▶ **What you have to do**:
The answer must consist of the listing, reproduced exactly.

▶ **Source material**:
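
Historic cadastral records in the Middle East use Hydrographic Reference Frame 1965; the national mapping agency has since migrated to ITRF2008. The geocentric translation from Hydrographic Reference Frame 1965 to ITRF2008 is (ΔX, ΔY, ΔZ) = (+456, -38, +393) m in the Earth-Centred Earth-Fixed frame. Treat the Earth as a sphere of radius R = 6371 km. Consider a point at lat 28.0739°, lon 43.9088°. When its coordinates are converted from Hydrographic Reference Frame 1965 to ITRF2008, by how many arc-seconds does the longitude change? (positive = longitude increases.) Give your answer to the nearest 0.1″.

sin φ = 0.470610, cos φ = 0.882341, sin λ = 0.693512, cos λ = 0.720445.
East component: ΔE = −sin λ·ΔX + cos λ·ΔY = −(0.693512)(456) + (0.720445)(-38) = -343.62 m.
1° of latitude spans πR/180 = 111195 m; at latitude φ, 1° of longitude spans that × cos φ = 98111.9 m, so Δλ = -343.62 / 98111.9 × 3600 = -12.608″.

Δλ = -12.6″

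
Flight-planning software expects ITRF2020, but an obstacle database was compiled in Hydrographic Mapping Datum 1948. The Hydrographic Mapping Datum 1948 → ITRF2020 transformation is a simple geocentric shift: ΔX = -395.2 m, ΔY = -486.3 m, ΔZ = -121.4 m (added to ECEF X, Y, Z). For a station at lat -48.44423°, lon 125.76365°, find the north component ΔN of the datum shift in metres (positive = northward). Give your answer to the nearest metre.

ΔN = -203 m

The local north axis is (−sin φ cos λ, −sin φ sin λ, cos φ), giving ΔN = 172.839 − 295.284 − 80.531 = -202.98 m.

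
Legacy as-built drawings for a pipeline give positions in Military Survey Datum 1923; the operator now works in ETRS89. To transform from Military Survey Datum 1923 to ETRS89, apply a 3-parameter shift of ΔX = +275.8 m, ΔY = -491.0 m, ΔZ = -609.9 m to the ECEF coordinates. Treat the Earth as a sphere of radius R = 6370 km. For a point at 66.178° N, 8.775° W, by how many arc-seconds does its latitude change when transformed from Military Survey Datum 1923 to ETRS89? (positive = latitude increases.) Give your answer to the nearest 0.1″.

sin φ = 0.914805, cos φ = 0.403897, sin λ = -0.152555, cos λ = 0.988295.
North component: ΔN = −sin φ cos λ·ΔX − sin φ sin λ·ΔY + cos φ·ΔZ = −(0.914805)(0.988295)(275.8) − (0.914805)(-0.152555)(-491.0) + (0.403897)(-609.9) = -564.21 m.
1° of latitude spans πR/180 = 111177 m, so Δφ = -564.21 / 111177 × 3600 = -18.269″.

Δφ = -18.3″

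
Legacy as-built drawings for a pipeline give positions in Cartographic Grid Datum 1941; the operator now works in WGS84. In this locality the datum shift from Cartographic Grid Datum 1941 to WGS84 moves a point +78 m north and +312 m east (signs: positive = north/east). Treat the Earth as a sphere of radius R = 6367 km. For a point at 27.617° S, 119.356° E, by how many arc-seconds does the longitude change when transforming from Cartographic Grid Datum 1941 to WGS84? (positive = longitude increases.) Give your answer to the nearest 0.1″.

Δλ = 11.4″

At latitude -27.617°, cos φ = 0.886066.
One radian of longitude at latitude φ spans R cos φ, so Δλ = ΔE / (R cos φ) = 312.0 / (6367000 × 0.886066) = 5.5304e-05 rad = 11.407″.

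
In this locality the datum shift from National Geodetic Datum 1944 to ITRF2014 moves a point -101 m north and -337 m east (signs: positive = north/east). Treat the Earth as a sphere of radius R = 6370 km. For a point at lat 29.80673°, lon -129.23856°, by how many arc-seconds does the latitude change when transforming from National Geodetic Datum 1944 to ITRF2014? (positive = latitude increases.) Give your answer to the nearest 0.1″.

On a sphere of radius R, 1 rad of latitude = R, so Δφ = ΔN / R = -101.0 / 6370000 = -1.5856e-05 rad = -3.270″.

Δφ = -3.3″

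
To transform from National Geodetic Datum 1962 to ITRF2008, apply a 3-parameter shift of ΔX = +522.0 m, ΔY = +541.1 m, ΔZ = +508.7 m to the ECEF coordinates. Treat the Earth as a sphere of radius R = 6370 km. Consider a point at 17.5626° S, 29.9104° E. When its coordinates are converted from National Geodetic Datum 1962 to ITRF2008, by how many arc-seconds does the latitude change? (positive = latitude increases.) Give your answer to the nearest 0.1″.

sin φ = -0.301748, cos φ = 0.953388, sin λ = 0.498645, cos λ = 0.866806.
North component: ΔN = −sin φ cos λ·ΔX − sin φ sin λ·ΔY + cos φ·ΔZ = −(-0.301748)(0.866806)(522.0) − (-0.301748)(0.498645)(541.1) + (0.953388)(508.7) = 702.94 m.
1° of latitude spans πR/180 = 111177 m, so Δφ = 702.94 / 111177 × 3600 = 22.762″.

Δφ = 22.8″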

▶ **Exercise solution**:
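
Historic cadastral records in the Middle East use Hydrographic Reference Frame 1965; the national mapping agency has since migrated to ITRF2008. The geocentric translation from Hydrographic Reference Frame 1965 to ITRF2008 is (ΔX, ΔY, ΔZ) = (+456, -38, +393) m in the Earth-Centred Earth-Fixed frame. Treat the Earth as a sphere of radius R = 6371 km. Consider a point at lat 28.0739°, lon 43.9088°. When its coordinates are converted from Hydrographic Reference Frame 1965 to ITRF2008, by how many arc-seconds does the longitude change? (positive = longitude increases.) Give your answer to the nearest 0.1″.

sin φ = 0.470610, cos φ = 0.882341, sin λ = 0.693512, cos λ = 0.720445.
East component: ΔE = −sin λ·ΔX + cos λ·ΔY = −(0.693512)(456) + (0.720445)(-38) = -343.62 m.
1° of latitude spans πR/180 = 111195 m; at latitude φ, 1° of longitude spans that × cos φ = 98111.9 m, so Δλ = -343.62 / 98111.9 × 3600 = -12.608″.

Δλ = -12.6″

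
Flight-planning software expects ITRF2020, but an obstacle database was compiled in Hydrographic Mapping Datum 1948. The Hydrographic Mapping Datum 1948 → ITRF2020 transformation is a simple geocentric shift: ΔX = -395.2 m, ΔY = -486.3 m, ΔZ = -121.4 m (added to ECEF X, Y, Z). For a station at lat -48.44423°, lon 125.76365°, find the north component ΔN of the datum shift in metres (positive = northward). Give your answer to the nearest metre.

ΔN = -203 m

The local north axis is (−sin φ cos λ, −sin φ sin λ, cos φ), giving ΔN = 172.839 − 295.284 − 80.531 = -202.98 m.

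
Legacy as-built drawings for a pipeline give positions in Military Survey Datum 1923; the operator now works in ETRS89. To transform from Military Survey Datum 1923 to ETRS89, apply a 3-parameter shift of ΔX = +275.8 m, ΔY = -491.0 m, ΔZ = -609.9 m to the ECEF coordinates. Treat the Earth as a sphere of radius R = 6370 km. For a point at 66.178° N, 8.775° W, by how many arc-seconds does its latitude change when transformed from Military Survey Datum 1923 to ETRS89? (positive = latitude increases.) Give your answer to the nearest 0.1″.

sin φ = 0.914805, cos φ = 0.403897, sin λ = -0.152555, cos λ = 0.988295.
North component: ΔN = −sin φ cos λ·ΔX − sin φ sin λ·ΔY + cos φ·ΔZ = −(0.914805)(0.988295)(275.8) − (0.914805)(-0.152555)(-491.0) + (0.403897)(-609.9) = -564.21 m.
1° of latitude spans πR/180 = 111177 m, so Δφ = -564.21 / 111177 × 3600 = -18.269″.

Δφ = -18.3″

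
Legacy as-built drawings for a pipeline give positions in Cartographic Grid Datum 1941; the operator now works in WGS84. In this locality the datum shift from Cartographic Grid Datum 1941 to WGS84 moves a point +78 m north and +312 m east (signs: positive = north/east). Treat the Earth as a sphere of radius R = 6367 km. For a point at 27.617° S, 119.356° E, by how many arc-seconds does the longitude change when transforming from Cartographic Grid Datum 1941 to WGS84? (positive = longitude increases.) Give your answer to the nearest 0.1″.

Δλ = 11.4″

At latitude -27.617°, cos φ = 0.886066.
One radian of longitude at latitude φ spans R cos φ, so Δλ = ΔE / (R cos φ) = 312.0 / (6367000 × 0.886066) = 5.5304e-05 rad = 11.407″.

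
In this locality the datum shift from National Geodetic Datum 1944 to ITRF2014 moves a point -101 m north and -337 m east (signs: positive = north/east). Treat the Earth as a sphere of radius R = 6370 km. For a point at lat 29.80673°, lon -129.23856°, by how many arc-seconds does the latitude change when transforming from National Geodetic Datum 1944 to ITRF2014? (positive = latitude increases.) Give your answer to the nearest 0.1″.

On a sphere of radius R, 1 rad of latitude = R, so Δφ = ΔN / R = -101.0 / 6370000 = -1.5856e-05 rad = -3.270″.

Δφ = -3.3″

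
To transform from National Geodetic Datum 1962 to ITRF2008, apply a 3-parameter shift of ΔX = +522.0 m, ΔY = +541.1 m, ΔZ = +508.7 m to the ECEF coordinates. Treat the Earth as a sphere of radius R = 6370 km. Consider a point at 17.5626° S, 29.9104° E. When its coordinates are converted from National Geodetic Datum 1962 to ITRF2008, by how many arc-seconds does the latitude change? (positive = latitude increases.) Give your answer to the nearest 0.1″.

sin φ = -0.301748, cos φ = 0.953388, sin λ = 0.498645, cos λ = 0.866806.
North component: ΔN = −sin φ cos λ·ΔX − sin φ sin λ·ΔY + cos φ·ΔZ = −(-0.301748)(0.866806)(522.0) − (-0.301748)(0.498645)(541.1) + (0.953388)(508.7) = 702.94 m.
1° of latitude spans πR/180 = 111177 m, so Δφ = 702.94 / 111177 × 3600 = 22.762″.

Δφ = 22.8″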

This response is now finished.